▶ [ABOUT THIS EXERCISE] Your job with the data below is to output exactly the lines from the one holding "S₀ = $90.00, u" down to the one holding "A stock is currently trading at $60.00.", both included, and no others.

▶ [DATA]
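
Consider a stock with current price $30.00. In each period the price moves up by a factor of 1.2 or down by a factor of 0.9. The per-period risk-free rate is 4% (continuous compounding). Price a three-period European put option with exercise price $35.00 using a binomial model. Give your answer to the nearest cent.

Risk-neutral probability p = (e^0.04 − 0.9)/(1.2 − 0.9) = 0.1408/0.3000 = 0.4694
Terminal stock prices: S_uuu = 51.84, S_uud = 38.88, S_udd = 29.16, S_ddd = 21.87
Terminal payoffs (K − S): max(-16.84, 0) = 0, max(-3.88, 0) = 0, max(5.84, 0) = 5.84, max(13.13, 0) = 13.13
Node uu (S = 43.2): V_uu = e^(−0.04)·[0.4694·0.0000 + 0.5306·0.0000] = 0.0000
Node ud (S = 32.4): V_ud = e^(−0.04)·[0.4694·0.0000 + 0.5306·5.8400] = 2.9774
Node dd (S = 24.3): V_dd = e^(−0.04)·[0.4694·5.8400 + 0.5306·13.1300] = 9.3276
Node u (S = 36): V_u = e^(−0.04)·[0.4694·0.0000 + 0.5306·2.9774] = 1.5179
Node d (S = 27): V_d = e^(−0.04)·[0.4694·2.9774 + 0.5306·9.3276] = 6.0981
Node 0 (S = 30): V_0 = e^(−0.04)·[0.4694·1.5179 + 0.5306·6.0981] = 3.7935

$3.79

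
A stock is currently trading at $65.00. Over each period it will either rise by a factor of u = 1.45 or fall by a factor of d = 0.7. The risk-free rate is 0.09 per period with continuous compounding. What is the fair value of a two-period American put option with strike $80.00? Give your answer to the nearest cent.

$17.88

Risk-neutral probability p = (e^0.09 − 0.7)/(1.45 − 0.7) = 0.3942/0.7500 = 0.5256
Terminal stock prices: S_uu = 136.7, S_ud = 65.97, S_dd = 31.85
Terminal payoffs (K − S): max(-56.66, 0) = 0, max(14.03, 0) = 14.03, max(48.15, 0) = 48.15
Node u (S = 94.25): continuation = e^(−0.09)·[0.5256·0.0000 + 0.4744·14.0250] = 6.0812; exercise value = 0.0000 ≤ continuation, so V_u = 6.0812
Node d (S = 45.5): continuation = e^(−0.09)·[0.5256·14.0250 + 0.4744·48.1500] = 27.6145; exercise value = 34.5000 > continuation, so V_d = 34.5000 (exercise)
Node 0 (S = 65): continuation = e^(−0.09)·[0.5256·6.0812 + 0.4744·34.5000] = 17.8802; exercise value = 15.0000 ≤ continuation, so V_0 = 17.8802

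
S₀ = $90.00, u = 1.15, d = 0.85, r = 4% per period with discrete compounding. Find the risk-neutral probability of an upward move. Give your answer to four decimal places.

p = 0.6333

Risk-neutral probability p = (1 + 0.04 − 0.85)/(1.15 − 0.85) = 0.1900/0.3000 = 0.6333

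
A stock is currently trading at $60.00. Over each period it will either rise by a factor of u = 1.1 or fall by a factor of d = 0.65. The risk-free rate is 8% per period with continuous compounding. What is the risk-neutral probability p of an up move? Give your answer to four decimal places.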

...

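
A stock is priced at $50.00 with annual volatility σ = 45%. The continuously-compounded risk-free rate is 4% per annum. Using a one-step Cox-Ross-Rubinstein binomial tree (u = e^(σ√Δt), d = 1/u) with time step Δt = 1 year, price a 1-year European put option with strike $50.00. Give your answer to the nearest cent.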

▶ [COMPLETED EXERCISE]
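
S₀ = $90.00, u = 1.15, d = 0.85, r = 4% per period with discrete compounding. Find the risk-neutral probability of an upward move. Give your answer to four decimal places.

p = 0.6333

Risk-neutral probability p = (1 + 0.04 − 0.85)/(1.15 − 0.85) = 0.1900/0.3000 = 0.6333

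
A stock is currently trading at $60.00. Over each period it will either rise by a factor of u = 1.1 or fall by a factor of d = 0.65. The risk-free rate is 8% per period with continuous compounding. What is the risk-neutral probability p of an up move? Give your answer to four decimal places.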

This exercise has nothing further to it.